[Saved data entries]
-- -- --
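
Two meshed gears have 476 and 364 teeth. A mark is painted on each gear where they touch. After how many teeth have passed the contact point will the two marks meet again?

The first simultaneous occurrence is after LCM of the individual periods.
476 = 2^2 × 7 × 17
364 = 2^2 × 7 × 13
LCM(476, 364) = 2^2 × 7 × 13 × 17 = 6188.

6188 teeth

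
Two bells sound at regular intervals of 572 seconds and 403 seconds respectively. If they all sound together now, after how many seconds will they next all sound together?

17732 seconds

We need the least common multiple of the intervals.
572 = 2^2 × 11 × 13
403 = 13 × 31
LCM(572, 403) = 2^2 × 11 × 13 × 31 = 17732.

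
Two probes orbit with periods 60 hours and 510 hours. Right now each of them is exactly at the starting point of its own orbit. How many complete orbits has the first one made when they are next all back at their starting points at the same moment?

They are all back at their starting positions together after one LCM of the periods.
60 = 2^2 × 3 × 5
510 = 2 × 3 × 5 × 17
LCM(60, 510) = 2^2 × 3 × 5 × 17 = 1020.
Orbits for period 60: 1020 / 60 = 17.

17 orbits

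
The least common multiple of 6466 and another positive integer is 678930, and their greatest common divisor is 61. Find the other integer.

gcd × lcm = product of the two integers, so the other integer is (61 × 678930) / 6466 = 6405.

6405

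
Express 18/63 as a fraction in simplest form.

18 = 2 × 3^2
63 = 3^2 × 7
gcd(18, 63) = 3^2 = 9.
Divide numerator and denominator by 9: 18/63 = 2/7.

2/7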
-- -- --
> _Work item_: Restate each record exactly as written.

> _Exercise solution_:
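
Two meshed gears have 476 and 364 teeth. A mark is painted on each gear where they touch. After how many teeth have passed the contact point will the two marks meet again?

The first simultaneous occurrence is after LCM of the individual periods.
476 = 2^2 × 7 × 17
364 = 2^2 × 7 × 13
LCM(476, 364) = 2^2 × 7 × 13 × 17 = 6188.

6188 teeth

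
Two bells sound at regular intervals of 572 seconds and 403 seconds respectively. If they all sound together now, after how many seconds will they next all sound together?

17732 seconds

We need the least common multiple of the intervals.
572 = 2^2 × 11 × 13
403 = 13 × 31
LCM(572, 403) = 2^2 × 11 × 13 × 31 = 17732.

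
Two probes orbit with periods 60 hours and 510 hours. Right now each of them is exactly at the starting point of its own orbit. How many complete orbits has the first one made when they are next all back at their starting points at the same moment?

They are all back at their starting positions together after one LCM of the periods.
60 = 2^2 × 3 × 5
510 = 2 × 3 × 5 × 17
LCM(60, 510) = 2^2 × 3 × 5 × 17 = 1020.
Orbits for period 60: 1020 / 60 = 17.

17 orbits

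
The least common multiple of 6466 and another positive integer is 678930, and their greatest common divisor is 61. Find the other integer.

gcd × lcm = product of the two integers, so the other integer is (61 × 678930) / 6466 = 6405.

6405

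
Express 18/63 as a fraction in simplest form.

18 = 2 × 3^2
63 = 3^2 × 7
gcd(18, 63) = 3^2 = 9.
Divide numerator and denominator by 9: 18/63 = 2/7.

2/7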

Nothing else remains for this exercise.